• TASK ITEM
The entries below should be copied exactly and completely.

========================================================================

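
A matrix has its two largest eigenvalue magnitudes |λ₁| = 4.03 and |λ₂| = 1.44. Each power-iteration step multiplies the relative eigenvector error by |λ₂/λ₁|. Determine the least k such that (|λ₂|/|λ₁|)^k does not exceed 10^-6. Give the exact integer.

14

|λ₂/λ₁| = 1.44/4.03 = 0.35732
Need k ≥ ln(10^-6) / ln(0.35732) = -13.8155 / -1.0291 ≈ 13.425
Smallest integer k satisfying the bound: 14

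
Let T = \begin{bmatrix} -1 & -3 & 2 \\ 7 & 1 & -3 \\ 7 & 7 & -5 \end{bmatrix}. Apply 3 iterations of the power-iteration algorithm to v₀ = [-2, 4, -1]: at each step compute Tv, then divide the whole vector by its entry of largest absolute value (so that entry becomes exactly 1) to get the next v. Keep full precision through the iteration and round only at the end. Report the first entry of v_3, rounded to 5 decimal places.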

========================================================================

• FINISHED TASK
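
A matrix has its two largest eigenvalue magnitudes |λ₁| = 4.03 and |λ₂| = 1.44. Each power-iteration step multiplies the relative eigenvector error by |λ₂/λ₁|. Determine the least k such that (|λ₂|/|λ₁|)^k does not exceed 10^-6. Give the exact integer.

14

|λ₂/λ₁| = 1.44/4.03 = 0.35732
Need k ≥ ln(10^-6) / ln(0.35732) = -13.8155 / -1.0291 ≈ 13.425
Smallest integer k satisfying the bound: 14

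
Let T = \begin{bmatrix} -1 & -3 & 2 \\ 7 & 1 & -3 \\ 7 & 7 & -5 \end{bmatrix}. Apply 3 iterations of the power-iteration algorithm to v₀ = [-2, 4, -1]: at each step compute Tv, then divide the whole vector by its entry of largest absolute value (so that entry becomes exactly 1) to get the next v. Keep full precision through the iteration and round only at the end. Report the first entry of v_3, rounded to 5 decimal places.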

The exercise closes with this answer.